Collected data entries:
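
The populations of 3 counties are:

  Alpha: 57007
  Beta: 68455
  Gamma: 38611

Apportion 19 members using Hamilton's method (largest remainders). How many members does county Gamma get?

Standard divisor: 164073 ÷ 19 ≈ 8635.421.
Standard quotas: Alpha 6.6015, Beta 7.9272, Gamma 4.4712.
Lower quotas: Alpha 6, Beta 7, Gamma 4 (sum 17, leaving 2 seats).
Remainders in descending order: Beta 0.9272, Alpha 0.6015, Gamma 0.4712.
Largest remainders: Beta, Alpha receive the extra seats.
Gamma receives 4.

4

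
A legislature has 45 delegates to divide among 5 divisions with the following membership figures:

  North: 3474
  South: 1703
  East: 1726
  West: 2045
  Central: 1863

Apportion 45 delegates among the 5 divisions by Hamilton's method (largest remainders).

North=14, South=7, East=7, West=9, Central=8

The standard divisor is 10811/45 ≈ 240.244.
Standard quotas: North 14.460, South 7.089, East 7.184, West 8.512, Central 7.755.
Lower quotas: North 14, South 7, East 7, West 8, Central 7 (sum 43, leaving 2 seats).
Remainders in descending order: Central 0.755, West 0.512, North 0.460, East 0.184, South 0.089.
Largest remainders: Central, West receive the extra seats.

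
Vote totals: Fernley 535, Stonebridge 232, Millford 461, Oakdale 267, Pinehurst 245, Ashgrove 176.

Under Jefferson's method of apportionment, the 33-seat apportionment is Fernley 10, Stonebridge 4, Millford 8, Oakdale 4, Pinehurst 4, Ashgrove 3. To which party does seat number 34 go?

Oakdale

Priority for the next seat is population ÷ (current seats + 1).
Priorities: Fernley 48.636, Stonebridge 46.400, Millford 51.222, Oakdale 53.400, Pinehurst 49.000, Ashgrove 44.000.
Highest priority: Oakdale.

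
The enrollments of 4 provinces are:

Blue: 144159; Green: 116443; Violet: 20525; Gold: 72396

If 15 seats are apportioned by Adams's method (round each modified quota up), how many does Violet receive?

1

Standard divisor 353523/15 ≈ 23568.2; standard quotas: Blue 6.117, Green 4.941, Violet 0.871, Gold 3.072.
Rounding up gives 7, 5, 1, 4 = 17 seats, so the divisor must be adjusted.
With modified divisor 26500: modified quotas Blue 5.440, Green 4.394, Violet 0.775, Gold 2.732.
Rounding up: Blue 6, Green 5, Violet 1, Gold 3 (total 15).
Violet receives 1.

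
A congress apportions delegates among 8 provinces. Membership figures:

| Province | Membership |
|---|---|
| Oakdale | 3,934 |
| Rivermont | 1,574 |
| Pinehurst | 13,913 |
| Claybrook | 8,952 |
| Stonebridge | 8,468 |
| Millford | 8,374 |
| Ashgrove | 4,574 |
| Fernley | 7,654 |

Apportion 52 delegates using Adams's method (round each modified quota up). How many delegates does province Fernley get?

7

Standard divisor 57443/52 ≈ 1104.673; standard quotas: Oakdale 3.561, Rivermont 1.425, Pinehurst 12.595, Claybrook 8.104, Stonebridge 7.666, Millford 7.581, Ashgrove 4.141, Fernley 6.929.
Rounding up gives 4, 2, 13, 9, 8, 8, 5, 7 = 56 seats, so the divisor must be adjusted.
With modified divisor 1200: modified quotas Oakdale 3.278, Rivermont 1.312, Pinehurst 11.594, Claybrook 7.460, Stonebridge 7.057, Millford 6.978, Ashgrove 3.812, Fernley 6.378.
Rounding up: Oakdale 4, Rivermont 2, Pinehurst 12, Claybrook 8, Stonebridge 8, Millford 7, Ashgrove 4, Fernley 7 (total 52).
Fernley receives 7.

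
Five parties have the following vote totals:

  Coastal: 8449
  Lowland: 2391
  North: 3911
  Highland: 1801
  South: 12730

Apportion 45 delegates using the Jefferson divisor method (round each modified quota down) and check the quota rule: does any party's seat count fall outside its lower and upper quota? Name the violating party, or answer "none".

South

Standard quotas: Coastal 12.984, Lowland 3.674, North 6.010, Highland 2.768, South 19.563.
Jefferson allocation: Coastal 13, Lowland 3, North 6, Highland 2, South 21.
South has quota 19.563 (lower 19, upper 20) but receives 21 — outside the quota interval.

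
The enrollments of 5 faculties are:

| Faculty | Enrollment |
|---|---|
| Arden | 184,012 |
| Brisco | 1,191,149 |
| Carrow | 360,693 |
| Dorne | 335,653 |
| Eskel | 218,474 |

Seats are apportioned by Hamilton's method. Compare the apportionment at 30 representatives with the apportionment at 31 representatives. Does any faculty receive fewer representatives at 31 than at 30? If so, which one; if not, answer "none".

At 30 seats: Arden 2, Brisco 16, Carrow 5, Dorne 4, Eskel 3.
At 31 seats: Arden 2, Brisco 16, Carrow 5, Dorne 5, Eskel 3.
No faculty's allocation decreased.

none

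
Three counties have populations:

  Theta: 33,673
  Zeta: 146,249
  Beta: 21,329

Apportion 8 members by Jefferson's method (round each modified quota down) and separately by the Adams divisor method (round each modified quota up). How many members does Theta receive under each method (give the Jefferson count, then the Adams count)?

1 and 2

Jefferson: Theta 1, Zeta 6, Beta 1.
Adams: Theta 2, Zeta 5, Beta 1.
Theta gets 1 under Jefferson and 2 under Adams.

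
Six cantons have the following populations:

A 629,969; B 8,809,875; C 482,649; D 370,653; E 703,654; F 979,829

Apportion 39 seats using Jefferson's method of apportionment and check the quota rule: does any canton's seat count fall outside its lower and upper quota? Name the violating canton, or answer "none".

B

Standard quotas: A 2.051, B 28.688, C 1.572, D 1.207, E 2.291, F 3.191.
Jefferson allocation: A 2, B 30, C 1, D 1, E 2, F 3.
B has quota 28.688 (lower 28, upper 29) but receives 30 — outside the quota interval.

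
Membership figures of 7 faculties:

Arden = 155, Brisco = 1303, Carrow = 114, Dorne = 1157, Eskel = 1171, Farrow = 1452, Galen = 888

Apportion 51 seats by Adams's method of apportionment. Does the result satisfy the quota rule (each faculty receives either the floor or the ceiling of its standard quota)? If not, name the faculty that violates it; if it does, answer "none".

none

Standard quotas: Arden 1.267, Brisco 10.650, Carrow 0.932, Dorne 9.456, Eskel 9.571, Farrow 11.867, Galen 7.258.
Adams allocation: Arden 2, Brisco 11, Carrow 1, Dorne 9, Eskel 9, Farrow 12, Galen 7.
Every allocation lies between the lower and upper quota.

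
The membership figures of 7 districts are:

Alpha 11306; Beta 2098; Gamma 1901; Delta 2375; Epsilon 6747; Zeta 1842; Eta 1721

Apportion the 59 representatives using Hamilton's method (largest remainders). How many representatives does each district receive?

Standard divisor: 27990 ÷ 59 ≈ 474.407.
Standard quotas: Alpha 23.8319, Beta 4.4224, Gamma 4.0071, Delta 5.0063, Epsilon 14.2220, Zeta 3.8827, Eta 3.6277.
Lower quotas: Alpha 23, Beta 4, Gamma 4, Delta 5, Epsilon 14, Zeta 3, Eta 3 (sum 56, leaving 3 seats).
Remainders in descending order: Zeta 0.8827, Alpha 0.8319, Eta 0.6277, Beta 0.4224, Epsilon 0.2220, Gamma 0.0071, Delta 0.0063.
Largest remainders: Zeta, Alpha, Eta receive the extra seats.

Alpha: 24; Beta: 4; Gamma: 4; Delta: 5; Epsilon: 14; Zeta: 4; Eta: 4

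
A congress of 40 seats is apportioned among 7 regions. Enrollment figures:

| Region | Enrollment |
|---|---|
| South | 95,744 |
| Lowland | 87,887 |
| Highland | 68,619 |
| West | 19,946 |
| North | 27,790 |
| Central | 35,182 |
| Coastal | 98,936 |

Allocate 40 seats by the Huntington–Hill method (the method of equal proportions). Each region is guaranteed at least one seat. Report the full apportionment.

South: 9, Lowland: 8, Highland: 6, West: 2, North: 3, Central: 3, Coastal: 9

With divisor 10936: modified quotas South 8.755, Lowland 8.036, Highland 6.275, West 1.824, North 2.541, Central 3.217, Coastal 9.047.
Geometric-mean thresholds: South √(8·9)=8.485, Lowland √(8·9)=8.485, Highland √(6·7)=6.481, West √(1·2)=1.414, North √(2·3)=2.449, Central √(3·4)=3.464, Coastal √(9·10)=9.487.
Each quota rounded against its threshold gives South 9, Lowland 8, Highland 6, West 2, North 3, Central 3, Coastal 9 (total 40).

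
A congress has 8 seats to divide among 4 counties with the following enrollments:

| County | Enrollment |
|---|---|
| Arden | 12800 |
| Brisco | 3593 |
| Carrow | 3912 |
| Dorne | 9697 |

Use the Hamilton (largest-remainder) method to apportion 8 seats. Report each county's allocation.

Arden: 3, Brisco: 1, Carrow: 1, Dorne: 3

Standard divisor: 30002 ÷ 8 ≈ 3750.25.
Standard quotas: Arden 3.4131, Brisco 0.9581, Carrow 1.0431, Dorne 2.5857.
Lower quotas: Arden 3, Brisco 0, Carrow 1, Dorne 2 (sum 6, leaving 2 seats).
Remainders in descending order: Brisco 0.9581, Dorne 0.5857, Arden 0.4131, Carrow 0.0431.
Largest remainders: Brisco, Dorne receive the extra seats.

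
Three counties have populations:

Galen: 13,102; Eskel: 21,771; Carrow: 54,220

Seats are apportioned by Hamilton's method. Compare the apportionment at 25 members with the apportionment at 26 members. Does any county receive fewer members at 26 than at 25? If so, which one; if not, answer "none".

At 25 seats: Galen 4, Eskel 6, Carrow 15.
At 26 seats: Galen 4, Eskel 6, Carrow 16.
No county's allocation decreased.

none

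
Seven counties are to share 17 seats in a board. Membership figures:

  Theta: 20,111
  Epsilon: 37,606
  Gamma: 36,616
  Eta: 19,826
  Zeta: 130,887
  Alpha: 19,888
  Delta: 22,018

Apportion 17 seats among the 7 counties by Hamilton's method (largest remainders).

The standard divisor is 286952/17 ≈ 16879.529.
Standard quotas: Theta 1.1914, Epsilon 2.2279, Gamma 2.1693, Eta 1.1746, Zeta 7.7542, Alpha 1.1782, Delta 1.3044.
Lower quotas: Theta 1, Epsilon 2, Gamma 2, Eta 1, Zeta 7, Alpha 1, Delta 1 (sum 15, leaving 2 seats).
Remainders in descending order: Zeta 0.7542, Delta 0.3044, Epsilon 0.2279, Theta 0.1914, Alpha 0.1782, Eta 0.1746, Gamma 0.1693.
The surplus seats go to Zeta, Delta.

Theta 1; Epsilon 2; Gamma 2; Eta 1; Zeta 8; Alpha 1; Delta 2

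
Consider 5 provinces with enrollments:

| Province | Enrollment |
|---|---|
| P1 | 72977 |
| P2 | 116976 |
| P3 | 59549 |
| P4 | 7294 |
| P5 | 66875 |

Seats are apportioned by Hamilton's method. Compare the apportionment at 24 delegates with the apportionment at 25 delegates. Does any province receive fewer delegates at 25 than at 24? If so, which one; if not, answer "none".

At 24 seats: P1 5, P2 9, P3 4, P4 1, P5 5.
At 25 seats: P1 6, P2 9, P3 5, P4 0, P5 5.
P4 drops from 1 to 0.

P4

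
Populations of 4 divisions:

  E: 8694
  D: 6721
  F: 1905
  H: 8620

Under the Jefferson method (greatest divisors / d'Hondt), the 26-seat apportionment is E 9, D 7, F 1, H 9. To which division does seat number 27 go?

F

Priority for the next seat is population ÷ (current seats + 1).
Priorities: E 869.400, D 840.125, F 952.500, H 862.000.
Highest priority: F.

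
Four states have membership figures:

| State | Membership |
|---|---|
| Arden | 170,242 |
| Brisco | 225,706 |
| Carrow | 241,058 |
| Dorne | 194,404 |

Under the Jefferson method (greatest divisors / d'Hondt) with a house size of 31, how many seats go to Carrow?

Standard divisor 831410/31 ≈ 26819.677; standard quotas: Arden 6.348, Brisco 8.416, Carrow 8.988, Dorne 7.249.
Rounding down gives 6, 8, 8, 7 = 29 seats, so the divisor must be adjusted.
With modified divisor 24700: modified quotas Arden 6.892, Brisco 9.138, Carrow 9.759, Dorne 7.871.
Rounding down: Arden 6, Brisco 9, Carrow 9, Dorne 7 (total 31).
Carrow receives 9.

9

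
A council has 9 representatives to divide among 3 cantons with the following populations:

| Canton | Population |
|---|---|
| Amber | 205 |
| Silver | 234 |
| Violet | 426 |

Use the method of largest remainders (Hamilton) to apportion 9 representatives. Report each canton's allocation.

Amber 2, Silver 3, Violet 4

Total 865; standard divisor 865/9 ≈ 96.111.
Standard quotas: Amber 2.133, Silver 2.435, Violet 4.432.
Lower quotas: Amber 2, Silver 2, Violet 4 (sum 8, leaving 1 seat).
Remainders in descending order: Silver 0.435, Violet 0.432, Amber 0.133.
The surplus seat goes to Silver.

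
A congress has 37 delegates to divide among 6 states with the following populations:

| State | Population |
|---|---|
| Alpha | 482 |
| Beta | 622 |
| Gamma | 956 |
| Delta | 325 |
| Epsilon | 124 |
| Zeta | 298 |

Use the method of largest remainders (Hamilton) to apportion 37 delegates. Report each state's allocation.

Standard divisor: 2807 ÷ 37 ≈ 75.865.
Standard quotas: Alpha 6.353, Beta 8.199, Gamma 12.601, Delta 4.284, Epsilon 1.634, Zeta 3.928.
Lower quotas: Alpha 6, Beta 8, Gamma 12, Delta 4, Epsilon 1, Zeta 3 (sum 34, leaving 3 seats).
Remainders in descending order: Zeta 0.928, Epsilon 0.634, Gamma 0.601, Alpha 0.353, Delta 0.284, Beta 0.199.
Largest remainders: Zeta, Epsilon, Gamma receive the extra seats.

Alpha: 6; Beta: 8; Gamma: 13; Delta: 4; Epsilon: 2; Zeta: 4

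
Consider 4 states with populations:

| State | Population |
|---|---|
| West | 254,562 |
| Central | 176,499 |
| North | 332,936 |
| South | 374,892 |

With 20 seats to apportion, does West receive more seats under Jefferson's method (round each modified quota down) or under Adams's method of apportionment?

Adams

Jefferson: West 4, Central 3, North 6, South 7.
Adams: West 5, Central 3, North 6, South 6.
West gets 4 under Jefferson and 5 under Adams.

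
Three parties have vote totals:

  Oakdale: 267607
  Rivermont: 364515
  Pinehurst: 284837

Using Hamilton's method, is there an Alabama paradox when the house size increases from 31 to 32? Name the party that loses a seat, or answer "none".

At 31 seats: Oakdale 9, Rivermont 12, Pinehurst 10.
At 32 seats: Oakdale 9, Rivermont 13, Pinehurst 10.
No party's allocation decreased.

none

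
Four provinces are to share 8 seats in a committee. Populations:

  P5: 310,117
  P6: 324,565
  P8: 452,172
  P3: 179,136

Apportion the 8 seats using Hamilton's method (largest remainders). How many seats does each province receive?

The standard divisor is 1265990/8 ≈ 158248.75.
Standard quotas: P5 1.9597, P6 2.0510, P8 2.8573, P3 1.1320.
Lower quotas: P5 1, P6 2, P8 2, P3 1 (sum 6, leaving 2 seats).
Remainders in descending order: P5 0.9597, P8 0.8573, P3 0.1320, P6 0.0510.
The surplus seats go to P5, P8.

P5 2; P6 2; P8 3; P3 1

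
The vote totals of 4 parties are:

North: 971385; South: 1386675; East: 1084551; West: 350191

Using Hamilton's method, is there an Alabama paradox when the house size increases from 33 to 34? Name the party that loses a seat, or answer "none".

At 33 seats: North 9, South 12, East 9, West 3.
At 34 seats: North 9, South 12, East 10, West 3.
No party's allocation decreased.

none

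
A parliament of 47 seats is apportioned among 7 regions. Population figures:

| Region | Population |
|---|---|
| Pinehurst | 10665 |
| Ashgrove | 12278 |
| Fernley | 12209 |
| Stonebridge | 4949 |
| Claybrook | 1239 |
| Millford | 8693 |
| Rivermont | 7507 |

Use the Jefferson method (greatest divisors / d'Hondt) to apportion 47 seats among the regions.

Standard divisor 57540/47 ≈ 1224.255; standard quotas: Pinehurst 8.711, Ashgrove 10.029, Fernley 9.973, Stonebridge 4.042, Claybrook 1.012, Millford 7.101, Rivermont 6.132.
Rounding down gives 8, 10, 9, 4, 1, 7, 6 = 45 seats, so the divisor must be adjusted.
With modified divisor 1150: modified quotas Pinehurst 9.274, Ashgrove 10.677, Fernley 10.617, Stonebridge 4.303, Claybrook 1.077, Millford 7.559, Rivermont 6.528.
Rounding down: Pinehurst 9, Ashgrove 10, Fernley 10, Stonebridge 4, Claybrook 1, Millford 7, Rivermont 6 (total 47).

Pinehurst=9, Ashgrove=10, Fernley=10, Stonebridge=4, Claybrook=1, Millford=7, Rivermont=6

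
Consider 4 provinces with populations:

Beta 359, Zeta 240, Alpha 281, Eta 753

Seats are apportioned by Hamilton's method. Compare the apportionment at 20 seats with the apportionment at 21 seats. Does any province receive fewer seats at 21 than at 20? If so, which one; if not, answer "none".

At 20 seats: Beta 4, Zeta 3, Alpha 4, Eta 9.
At 21 seats: Beta 5, Zeta 3, Alpha 3, Eta 10.
Alpha drops from 4 to 3.

Alpha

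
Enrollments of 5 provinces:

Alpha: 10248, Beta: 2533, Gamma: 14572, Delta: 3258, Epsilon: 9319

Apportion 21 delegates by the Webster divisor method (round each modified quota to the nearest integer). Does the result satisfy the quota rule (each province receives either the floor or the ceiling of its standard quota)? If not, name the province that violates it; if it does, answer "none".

none

Standard quotas: Alpha 5.390, Beta 1.332, Gamma 7.664, Delta 1.713, Epsilon 4.901.
Webster allocation: Alpha 5, Beta 1, Gamma 8, Delta 2, Epsilon 5.
Every allocation lies between the lower and upper quota.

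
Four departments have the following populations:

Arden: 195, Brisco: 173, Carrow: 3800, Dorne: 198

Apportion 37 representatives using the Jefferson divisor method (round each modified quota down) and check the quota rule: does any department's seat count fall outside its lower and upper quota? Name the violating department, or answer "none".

Carrow

Standard quotas: Arden 1.653, Brisco 1.466, Carrow 32.203, Dorne 1.678.
Jefferson allocation: Arden 1, Brisco 1, Carrow 34, Dorne 1.
Carrow has quota 32.203 (lower 32, upper 33) but receives 34 — outside the quota interval.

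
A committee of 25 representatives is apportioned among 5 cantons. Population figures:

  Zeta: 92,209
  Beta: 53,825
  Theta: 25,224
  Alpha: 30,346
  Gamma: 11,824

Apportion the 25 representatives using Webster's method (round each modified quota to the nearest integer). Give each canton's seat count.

Zeta: 11; Beta: 6; Theta: 3; Alpha: 4; Gamma: 1

Standard divisor 213428/25 ≈ 8537.12; standard quotas: Zeta 10.801, Beta 6.305, Theta 2.955, Alpha 3.555, Gamma 1.385.
Rounding to the nearest integer gives Zeta 11, Beta 6, Theta 3, Alpha 4, Gamma 1 — total 25, matching the house size, so no adjustment is needed.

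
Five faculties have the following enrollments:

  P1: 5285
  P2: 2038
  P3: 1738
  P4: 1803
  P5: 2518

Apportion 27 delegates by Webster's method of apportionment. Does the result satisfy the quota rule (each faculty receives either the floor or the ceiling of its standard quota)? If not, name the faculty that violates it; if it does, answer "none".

Standard quotas: P1 10.663, P2 4.112, P3 3.507, P4 3.638, P5 5.080.
Webster allocation: P1 11, P2 4, P3 3, P4 4, P5 5.
Every allocation lies between the lower and upper quota.

none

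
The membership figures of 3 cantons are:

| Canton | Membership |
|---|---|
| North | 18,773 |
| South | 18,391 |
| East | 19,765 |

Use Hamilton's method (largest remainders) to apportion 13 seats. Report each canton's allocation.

North=4, South=4, East=5

Total 56929; standard divisor 56929/13 ≈ 4379.154.
Standard quotas: North 4.2869, South 4.1997, East 4.5134.
Lower quotas: North 4, South 4, East 4 (sum 12, leaving 1 seat).
Remainders in descending order: East 0.5134, North 0.2869, South 0.1997.
The surplus seat goes to East.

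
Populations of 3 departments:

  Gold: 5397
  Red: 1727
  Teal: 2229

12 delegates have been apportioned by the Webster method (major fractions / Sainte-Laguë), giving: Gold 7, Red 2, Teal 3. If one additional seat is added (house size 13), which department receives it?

Gold

Priority for the next seat is population ÷ (current seats + 0.5).
Priorities: Gold 719.600, Red 690.800, Teal 636.857.
Highest priority: Gold.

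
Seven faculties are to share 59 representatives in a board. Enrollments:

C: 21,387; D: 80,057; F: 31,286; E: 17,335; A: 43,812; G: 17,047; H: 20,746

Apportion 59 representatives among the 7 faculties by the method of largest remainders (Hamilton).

The standard divisor is 231670/59 ≈ 3926.61.
Standard quotas: C 5.4467, D 20.3883, F 7.9677, E 4.4147, A 11.1577, G 4.3414, H 5.2834.
Lower quotas: C 5, D 20, F 7, E 4, A 11, G 4, H 5 (sum 56, leaving 3 seats).
Remainders in descending order: F 0.9677, C 0.4467, E 0.4147, D 0.3883, G 0.3414, H 0.2834, A 0.1577.
Largest remainders: F, C, E receive the extra seats.

C 6, D 20, F 8, E 5, A 11, G 4, H 5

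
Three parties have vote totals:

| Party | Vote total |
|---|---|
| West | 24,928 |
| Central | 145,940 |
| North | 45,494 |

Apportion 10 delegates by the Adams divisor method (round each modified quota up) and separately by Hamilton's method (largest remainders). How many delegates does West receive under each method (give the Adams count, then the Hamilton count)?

Adams: West 2, Central 6, North 2.
Hamilton: West 1, Central 7, North 2.
West gets 2 under Adams and 1 under Hamilton.

2 and 1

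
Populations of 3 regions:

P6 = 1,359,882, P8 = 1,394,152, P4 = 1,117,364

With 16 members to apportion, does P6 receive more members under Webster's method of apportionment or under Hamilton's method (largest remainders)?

Webster: P6 5, P8 6, P4 5.
Hamilton: P6 6, P8 6, P4 4.
P6 gets 5 under Webster and 6 under Hamilton.

Hamilton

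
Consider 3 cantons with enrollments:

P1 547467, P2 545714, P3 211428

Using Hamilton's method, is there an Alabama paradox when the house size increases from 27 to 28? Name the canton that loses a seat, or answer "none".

At 27 seats: P1 11, P2 11, P3 5.
At 28 seats: P1 12, P2 12, P3 4.
P3 drops from 5 to 4.

P3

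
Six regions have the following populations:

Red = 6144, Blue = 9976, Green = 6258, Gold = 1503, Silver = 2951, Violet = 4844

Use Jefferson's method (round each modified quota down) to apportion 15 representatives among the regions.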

> **Activity**
Retype exactly the lines of the data above that fall between the line with "Beta: 53,825" and the line with "East | 19,765 |", inclusive, and add nothing.

> **Result**
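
  Beta: 53,825
  Theta: 25,224
  Alpha: 30,346
  Gamma: 11,824

Apportion the 25 representatives using Webster's method (round each modified quota to the nearest integer). Give each canton's seat count.

Zeta: 11; Beta: 6; Theta: 3; Alpha: 4; Gamma: 1

Standard divisor 213428/25 ≈ 8537.12; standard quotas: Zeta 10.801, Beta 6.305, Theta 2.955, Alpha 3.555, Gamma 1.385.
Rounding to the nearest integer gives Zeta 11, Beta 6, Theta 3, Alpha 4, Gamma 1 — total 25, matching the house size, so no adjustment is needed.

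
Five faculties have the following enrollments:

  P1: 5285
  P2: 2038
  P3: 1738
  P4: 1803
  P5: 2518

Apportion 27 delegates by Webster's method of apportionment. Does the result satisfy the quota rule (each faculty receives either the floor or the ceiling of its standard quota)? If not, name the faculty that violates it; if it does, answer "none".

Standard quotas: P1 10.663, P2 4.112, P3 3.507, P4 3.638, P5 5.080.
Webster allocation: P1 11, P2 4, P3 3, P4 4, P5 5.
Every allocation lies between the lower and upper quota.

none

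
The membership figures of 3 cantons are:

| Canton | Membership |
|---|---|
| North | 18,773 |
| South | 18,391 |
| East | 19,765 |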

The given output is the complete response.